=== Section Start ===
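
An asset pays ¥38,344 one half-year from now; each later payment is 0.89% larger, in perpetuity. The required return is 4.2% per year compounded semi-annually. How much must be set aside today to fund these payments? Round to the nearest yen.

¥3,168,926

Periodic rate r = 0.042/2 per half-year.
Growing perpetuity (Gordon): PV = PMT₁ / (r − g) = 38,344 / (r − 0.0089) = ¥3,168,926.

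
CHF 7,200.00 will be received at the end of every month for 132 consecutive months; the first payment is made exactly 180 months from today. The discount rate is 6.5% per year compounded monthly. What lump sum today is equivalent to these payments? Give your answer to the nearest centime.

Ordinary annuity of 132 payments, first payment at period 180.
Periodic rate r = 0.065/12 per month; n is counted in months.
The ordinary-annuity PV formula values the stream one period before the first payment (period 179); discount that back 179 periods:
PV₀ = 7,200 × [1 − (1+r)^−132] / r × (1+r)^−179 = CHF 257,694.77

CHF 257,694.77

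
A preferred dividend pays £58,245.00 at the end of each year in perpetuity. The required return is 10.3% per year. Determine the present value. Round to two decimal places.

£565,485.44

Periodic rate r = 0.103 per year.
Level perpetuity: PV = PMT / r = 58,245 / (0.103) = £565,485.44.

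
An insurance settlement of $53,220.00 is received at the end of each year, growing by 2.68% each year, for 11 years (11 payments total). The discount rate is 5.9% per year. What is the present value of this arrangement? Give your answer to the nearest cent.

$475,980.84

Periodic rate r = 0.059 per year.
Growing ordinary annuity: PV = PMT₁ × [1 − ((1+g)/(1+r))^n] / (r − g) = 53,220 × [1 − ((1+0.0268)/(1+r))^11] / (r − 0.0268) = $475,980.84.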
=== Section End ===
* Task prompt:
For this exercise, restate each of the entries without any deviation.

* Response to this task:
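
An asset pays ¥38,344 one half-year from now; each later payment is 0.89% larger, in perpetuity. The required return is 4.2% per year compounded semi-annually. How much must be set aside today to fund these payments? Round to the nearest yen.

¥3,168,926

Periodic rate r = 0.042/2 per half-year.
Growing perpetuity (Gordon): PV = PMT₁ / (r − g) = 38,344 / (r − 0.0089) = ¥3,168,926.

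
CHF 7,200.00 will be received at the end of every month for 132 consecutive months; the first payment is made exactly 180 months from today. The discount rate is 6.5% per year compounded monthly. What lump sum today is equivalent to these payments? Give your answer to the nearest centime.

Ordinary annuity of 132 payments, first payment at period 180.
Periodic rate r = 0.065/12 per month; n is counted in months.
The ordinary-annuity PV formula values the stream one period before the first payment (period 179); discount that back 179 periods:
PV₀ = 7,200 × [1 − (1+r)^−132] / r × (1+r)^−179 = CHF 257,694.77

CHF 257,694.77

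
A preferred dividend pays £58,245.00 at the end of each year in perpetuity. The required return is 10.3% per year. Determine the present value. Round to two decimal places.

£565,485.44

Periodic rate r = 0.103 per year.
Level perpetuity: PV = PMT / r = 58,245 / (0.103) = £565,485.44.

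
An insurance settlement of $53,220.00 is received at the end of each year, growing by 2.68% each year, for 11 years (11 payments total). The discount rate is 5.9% per year. What is the present value of this arrangement? Give your answer to the nearest cent.

$475,980.84

Periodic rate r = 0.059 per year.
Growing ordinary annuity: PV = PMT₁ × [1 − ((1+g)/(1+r))^n] / (r − g) = 53,220 × [1 − ((1+0.0268)/(1+r))^11] / (r − 0.0268) = $475,980.84.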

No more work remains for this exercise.